> _DIRECTIONS_
Each entry below needs to be reproduced exactly as given.
--- START ---
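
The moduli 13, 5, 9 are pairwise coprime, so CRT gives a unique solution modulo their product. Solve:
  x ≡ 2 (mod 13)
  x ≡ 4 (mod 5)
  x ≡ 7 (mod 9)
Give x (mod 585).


Moduli 13, 5, 9 are pairwise coprime; by CRT there is a unique solution modulo M = 13 · 5 · 9 = 585.
Solve pairwise, accumulating the modulus:
  Start with x ≡ 2 (mod 13).
  Combine with x ≡ 4 (mod 5): since gcd(13, 5) = 1, we get a unique residue mod 65.
    Write x = 2 + 13·t and substitute into x ≡ 4 (mod 5): 13·t ≡ 4 − 2 = 2 (mod 5).
    Reduce coefficients mod 5: 3·t ≡ 2 (mod 5).
    The inverse of 3 mod 5 is 2 (since 3·2 = 6 = 1·5 + 1), so t ≡ 2·2 = 4 ≡ 4 (mod 5).
    Then x = 2 + 13·4 = 54, valid modulo lcm(13, 5) = 65: x ≡ 54 (mod 65).
  Combine with x ≡ 7 (mod 9): since gcd(65, 9) = 1, we get a unique residue mod 585.
    Write x = 54 + 65·t and substitute into x ≡ 7 (mod 9): 65·t ≡ 7 − 54 = -47 (mod 9).
    Reduce coefficients mod 9: 2·t ≡ 7 (mod 9).
    The inverse of 2 mod 9 is 5 (since 2·5 = 10 = 1·9 + 1), so t ≡ 5·7 = 35 ≡ 8 (mod 9).
    Then x = 54 + 65·8 = 574, valid modulo lcm(65, 9) = 585: x ≡ 574 (mod 585).
Verify: 574 mod 13 = 2 ✓, 574 mod 5 = 4 ✓, 574 mod 9 = 7 ✓.

x ≡ 574 (mod 585).


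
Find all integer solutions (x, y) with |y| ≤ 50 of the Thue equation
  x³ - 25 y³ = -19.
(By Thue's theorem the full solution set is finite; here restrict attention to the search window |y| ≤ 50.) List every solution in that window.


The equation is x³ - 25y³ = -19. For fixed y, x³ = 25·y³ − 19, so a solution requires the RHS to be a perfect cube.
Strategy: iterate y from -50 to 50, compute RHS = 25·y³ − 19, and check whether it is a (positive or negative) perfect cube.
Check small values of y:
  y = 0: RHS = -19 is not a perfect cube.
  y = 1: RHS = 6 is not a perfect cube.
  y = -1: RHS = -44 is not a perfect cube.
  y = 2: RHS = 181 is not a perfect cube.
  y = -2: RHS = -219 is not a perfect cube.
  y = 3: RHS = 656 is not a perfect cube.
  y = -3: RHS = -694 is not a perfect cube.
Continuing the search up to |y| = 50 finds no solutions either.
No (x, y) in the scanned range satisfies the equation.

No integer solutions with |y| ≤ 50.


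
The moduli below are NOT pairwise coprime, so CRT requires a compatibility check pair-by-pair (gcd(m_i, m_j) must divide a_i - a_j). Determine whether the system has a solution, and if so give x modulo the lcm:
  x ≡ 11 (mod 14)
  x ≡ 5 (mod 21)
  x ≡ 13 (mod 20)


Moduli 14, 21, 20 are not pairwise coprime, so CRT works modulo lcm(m_i) when all pairwise compatibility conditions hold.
Pairwise compatibility: gcd(m_i, m_j) must divide a_i - a_j for every pair.
Merge one congruence at a time:
  Start: x ≡ 11 (mod 14).
  Combine with x ≡ 5 (mod 21): gcd(14, 21) = 7, and 5 - 11 = -6 is NOT divisible by 7.
    ⇒ system is inconsistent (no integer solution).

No solution (the system is inconsistent).


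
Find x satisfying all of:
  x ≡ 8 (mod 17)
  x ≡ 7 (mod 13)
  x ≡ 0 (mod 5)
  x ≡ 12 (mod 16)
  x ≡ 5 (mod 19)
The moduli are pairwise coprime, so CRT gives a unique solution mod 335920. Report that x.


Product of moduli M = 17 · 13 · 5 · 16 · 19 = 335920.
Merge one congruence at a time:
  Start: x ≡ 8 (mod 17).
  Combine with x ≡ 7 (mod 13); new modulus lcm = 221.
    Write x = 8 + 17·t and substitute into x ≡ 7 (mod 13): 17·t ≡ 7 − 8 = -1 (mod 13).
    Reduce coefficients mod 13: 4·t ≡ 12 (mod 13).
    The inverse of 4 mod 13 is 10 (since 4·10 = 40 = 3·13 + 1), so t ≡ 10·12 = 120 ≡ 3 (mod 13).
    Then x = 8 + 17·3 = 59, valid modulo lcm(17, 13) = 221: x ≡ 59 (mod 221).
  Combine with x ≡ 0 (mod 5); new modulus lcm = 1105.
    Write x = 59 + 221·t and substitute into x ≡ 0 (mod 5): 221·t ≡ 0 − 59 = -59 (mod 5).
    Reduce coefficients mod 5: 1·t ≡ 1 (mod 5).
    So t ≡ 1 (mod 5).
    Then x = 59 + 221·1 = 280, valid modulo lcm(221, 5) = 1105: x ≡ 280 (mod 1105).
  Combine with x ≡ 12 (mod 16); new modulus lcm = 17680.
    Write x = 280 + 1105·t and substitute into x ≡ 12 (mod 16): 1105·t ≡ 12 − 280 = -268 (mod 16).
    Reduce coefficients mod 16: 1·t ≡ 4 (mod 16).
    So t ≡ 4 (mod 16).
    Then x = 280 + 1105·4 = 4700, valid modulo lcm(1105, 16) = 17680: x ≡ 4700 (mod 17680).
  Combine with x ≡ 5 (mod 19); new modulus lcm = 335920.
    Write x = 4700 + 17680·t and substitute into x ≡ 5 (mod 19): 17680·t ≡ 5 − 4700 = -4695 (mod 19).
    Reduce coefficients mod 19: 10·t ≡ 17 (mod 19).
    The inverse of 10 mod 19 is 2 (since 10·2 = 20 = 1·19 + 1), so t ≡ 2·17 = 34 ≡ 15 (mod 19).
    Then x = 4700 + 17680·15 = 269900, valid modulo lcm(17680, 19) = 335920: x ≡ 269900 (mod 335920).
Verify against each original: 269900 mod 17 = 8, 269900 mod 13 = 7, 269900 mod 5 = 0, 269900 mod 16 = 12, 269900 mod 19 = 5.

x ≡ 269900 (mod 335920).


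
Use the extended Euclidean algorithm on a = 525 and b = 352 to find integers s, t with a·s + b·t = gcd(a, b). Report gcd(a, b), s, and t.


Euclidean algorithm on (525, 352) — divide until remainder is 0:
  525 = 1 · 352 + 173
  352 = 2 · 173 + 6
  173 = 28 · 6 + 5
  6 = 1 · 5 + 1
  5 = 5 · 1 + 0
gcd(525, 352) = 1.
Track Bezout coefficients alongside the remainders: start with r₀ = 525 = a·1 + b·0 (s = 1, t = 0) and r₁ = 352 = a·0 + b·1 (s = 0, t = 1); each new remainder r_{k+1} = r_{k-1} − q_k·r_k inherits s_{k+1} = s_{k-1} − q_k·s_k, t_{k+1} = t_{k-1} − q_k·t_k, so r_k = a·s_k + b·t_k at every step:
  q = 1: r = 173, s = 1 − 1·0 = 1, t = 0 − 1·1 = -1  (check: 525·1 + 352·(-1) = 173)
  q = 2: r = 6, s = 0 − 2·1 = -2, t = 1 − 2·(-1) = 3  (check: 525·(-2) + 352·3 = 6)
  q = 28: r = 5, s = 1 − 28·(-2) = 57, t = -1 − 28·3 = -85  (check: 525·57 + 352·(-85) = 5)
  q = 1: r = 1, s = -2 − 1·57 = -59, t = 3 − 1·(-85) = 88  (check: 525·(-59) + 352·88 = 1)
The row with r = 1 (the gcd) gives the Bezout coefficients s = -59, t = 88.
Result: 525 · (-59) + 352 · (88) = 1.

gcd(525, 352) = 1; s = -59, t = 88 (check: 525·(-59) + 352·88 = 1).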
--- END ---
> _SOLUTION TO THIS TASK_
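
The moduli 13, 5, 9 are pairwise coprime, so CRT gives a unique solution modulo their product. Solve:
  x ≡ 2 (mod 13)
  x ≡ 4 (mod 5)
  x ≡ 7 (mod 9)
Give x (mod 585).


Moduli 13, 5, 9 are pairwise coprime; by CRT there is a unique solution modulo M = 13 · 5 · 9 = 585.
Solve pairwise, accumulating the modulus:
  Start with x ≡ 2 (mod 13).
  Combine with x ≡ 4 (mod 5): since gcd(13, 5) = 1, we get a unique residue mod 65.
    Write x = 2 + 13·t and substitute into x ≡ 4 (mod 5): 13·t ≡ 4 − 2 = 2 (mod 5).
    Reduce coefficients mod 5: 3·t ≡ 2 (mod 5).
    The inverse of 3 mod 5 is 2 (since 3·2 = 6 = 1·5 + 1), so t ≡ 2·2 = 4 ≡ 4 (mod 5).
    Then x = 2 + 13·4 = 54, valid modulo lcm(13, 5) = 65: x ≡ 54 (mod 65).
  Combine with x ≡ 7 (mod 9): since gcd(65, 9) = 1, we get a unique residue mod 585.
    Write x = 54 + 65·t and substitute into x ≡ 7 (mod 9): 65·t ≡ 7 − 54 = -47 (mod 9).
    Reduce coefficients mod 9: 2·t ≡ 7 (mod 9).
    The inverse of 2 mod 9 is 5 (since 2·5 = 10 = 1·9 + 1), so t ≡ 5·7 = 35 ≡ 8 (mod 9).
    Then x = 54 + 65·8 = 574, valid modulo lcm(65, 9) = 585: x ≡ 574 (mod 585).
Verify: 574 mod 13 = 2 ✓, 574 mod 5 = 4 ✓, 574 mod 9 = 7 ✓.

x ≡ 574 (mod 585).


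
Find all integer solutions (x, y) with |y| ≤ 50 of the Thue equation
  x³ - 25 y³ = -19.
(By Thue's theorem the full solution set is finite; here restrict attention to the search window |y| ≤ 50.) List every solution in that window.


The equation is x³ - 25y³ = -19. For fixed y, x³ = 25·y³ − 19, so a solution requires the RHS to be a perfect cube.
Strategy: iterate y from -50 to 50, compute RHS = 25·y³ − 19, and check whether it is a (positive or negative) perfect cube.
Check small values of y:
  y = 0: RHS = -19 is not a perfect cube.
  y = 1: RHS = 6 is not a perfect cube.
  y = -1: RHS = -44 is not a perfect cube.
  y = 2: RHS = 181 is not a perfect cube.
  y = -2: RHS = -219 is not a perfect cube.
  y = 3: RHS = 656 is not a perfect cube.
  y = -3: RHS = -694 is not a perfect cube.
Continuing the search up to |y| = 50 finds no solutions either.
No (x, y) in the scanned range satisfies the equation.

No integer solutions with |y| ≤ 50.


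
The moduli below are NOT pairwise coprime, so CRT requires a compatibility check pair-by-pair (gcd(m_i, m_j) must divide a_i - a_j). Determine whether the system has a solution, and if so give x modulo the lcm:
  x ≡ 11 (mod 14)
  x ≡ 5 (mod 21)
  x ≡ 13 (mod 20)


Moduli 14, 21, 20 are not pairwise coprime, so CRT works modulo lcm(m_i) when all pairwise compatibility conditions hold.
Pairwise compatibility: gcd(m_i, m_j) must divide a_i - a_j for every pair.
Merge one congruence at a time:
  Start: x ≡ 11 (mod 14).
  Combine with x ≡ 5 (mod 21): gcd(14, 21) = 7, and 5 - 11 = -6 is NOT divisible by 7.
    ⇒ system is inconsistent (no integer solution).

No solution (the system is inconsistent).


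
Find x satisfying all of:
  x ≡ 8 (mod 17)
  x ≡ 7 (mod 13)
  x ≡ 0 (mod 5)
  x ≡ 12 (mod 16)
  x ≡ 5 (mod 19)
The moduli are pairwise coprime, so CRT gives a unique solution mod 335920. Report that x.


Product of moduli M = 17 · 13 · 5 · 16 · 19 = 335920.
Merge one congruence at a time:
  Start: x ≡ 8 (mod 17).
  Combine with x ≡ 7 (mod 13); new modulus lcm = 221.
    Write x = 8 + 17·t and substitute into x ≡ 7 (mod 13): 17·t ≡ 7 − 8 = -1 (mod 13).
    Reduce coefficients mod 13: 4·t ≡ 12 (mod 13).
    The inverse of 4 mod 13 is 10 (since 4·10 = 40 = 3·13 + 1), so t ≡ 10·12 = 120 ≡ 3 (mod 13).
    Then x = 8 + 17·3 = 59, valid modulo lcm(17, 13) = 221: x ≡ 59 (mod 221).
  Combine with x ≡ 0 (mod 5); new modulus lcm = 1105.
    Write x = 59 + 221·t and substitute into x ≡ 0 (mod 5): 221·t ≡ 0 − 59 = -59 (mod 5).
    Reduce coefficients mod 5: 1·t ≡ 1 (mod 5).
    So t ≡ 1 (mod 5).
    Then x = 59 + 221·1 = 280, valid modulo lcm(221, 5) = 1105: x ≡ 280 (mod 1105).
  Combine with x ≡ 12 (mod 16); new modulus lcm = 17680.
    Write x = 280 + 1105·t and substitute into x ≡ 12 (mod 16): 1105·t ≡ 12 − 280 = -268 (mod 16).
    Reduce coefficients mod 16: 1·t ≡ 4 (mod 16).
    So t ≡ 4 (mod 16).
    Then x = 280 + 1105·4 = 4700, valid modulo lcm(1105, 16) = 17680: x ≡ 4700 (mod 17680).
  Combine with x ≡ 5 (mod 19); new modulus lcm = 335920.
    Write x = 4700 + 17680·t and substitute into x ≡ 5 (mod 19): 17680·t ≡ 5 − 4700 = -4695 (mod 19).
    Reduce coefficients mod 19: 10·t ≡ 17 (mod 19).
    The inverse of 10 mod 19 is 2 (since 10·2 = 20 = 1·19 + 1), so t ≡ 2·17 = 34 ≡ 15 (mod 19).
    Then x = 4700 + 17680·15 = 269900, valid modulo lcm(17680, 19) = 335920: x ≡ 269900 (mod 335920).
Verify against each original: 269900 mod 17 = 8, 269900 mod 13 = 7, 269900 mod 5 = 0, 269900 mod 16 = 12, 269900 mod 19 = 5.

x ≡ 269900 (mod 335920).


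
Use the extended Euclidean algorithm on a = 525 and b = 352 to find integers s, t with a·s + b·t = gcd(a, b). Report gcd(a, b), s, and t.


Euclidean algorithm on (525, 352) — divide until remainder is 0:
  525 = 1 · 352 + 173
  352 = 2 · 173 + 6
  173 = 28 · 6 + 5
  6 = 1 · 5 + 1
  5 = 5 · 1 + 0
gcd(525, 352) = 1.
Track Bezout coefficients alongside the remainders: start with r₀ = 525 = a·1 + b·0 (s = 1, t = 0) and r₁ = 352 = a·0 + b·1 (s = 0, t = 1); each new remainder r_{k+1} = r_{k-1} − q_k·r_k inherits s_{k+1} = s_{k-1} − q_k·s_k, t_{k+1} = t_{k-1} − q_k·t_k, so r_k = a·s_k + b·t_k at every step:
  q = 1: r = 173, s = 1 − 1·0 = 1, t = 0 − 1·1 = -1  (check: 525·1 + 352·(-1) = 173)
  q = 2: r = 6, s = 0 − 2·1 = -2, t = 1 − 2·(-1) = 3  (check: 525·(-2) + 352·3 = 6)
  q = 28: r = 5, s = 1 − 28·(-2) = 57, t = -1 − 28·3 = -85  (check: 525·57 + 352·(-85) = 5)
  q = 1: r = 1, s = -2 − 1·57 = -59, t = 3 − 1·(-85) = 88  (check: 525·(-59) + 352·88 = 1)
The row with r = 1 (the gcd) gives the Bezout coefficients s = -59, t = 88.
Result: 525 · (-59) + 352 · (88) = 1.

gcd(525, 352) = 1; s = -59, t = 88 (check: 525·(-59) + 352·88 = 1).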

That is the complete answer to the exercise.